**Dataset excerpts**

#####

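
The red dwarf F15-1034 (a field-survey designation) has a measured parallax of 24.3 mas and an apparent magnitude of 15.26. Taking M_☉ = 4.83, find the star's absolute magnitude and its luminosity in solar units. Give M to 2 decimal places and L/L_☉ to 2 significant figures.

M ≈ 12.19; L/L_☉ ≈ 1.1×10^-3

d = 1/p = 1000/24.3 mas = 41.15 pc
M = m − 5 log₁₀ d + 5 = 15.26 − 5·1.6144 + 5 = 12.188
M − M_☉ = 12.188 − 4.83 = 7.358
L/L_☉ = 10^(−0.4 × 7.358) = 1.140×10^-3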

#####

Every entry above should be transcribed exactly and in full.

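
The red dwarf F15-1034 (a field-survey designation) has a measured parallax of 24.3 mas and an apparent magnitude of 15.26. Taking M_☉ = 4.83, find the star's absolute magnitude and its luminosity in solar units. Give M to 2 decimal places and L/L_☉ to 2 significant figures.

M ≈ 12.19; L/L_☉ ≈ 1.1×10^-3

d = 1/p = 1000/24.3 mas = 41.15 pc
M = m − 5 log₁₀ d + 5 = 15.26 − 5·1.6144 + 5 = 12.188
M − M_☉ = 12.188 − 4.83 = 7.358
L/L_☉ = 10^(−0.4 × 7.358) = 1.140×10^-3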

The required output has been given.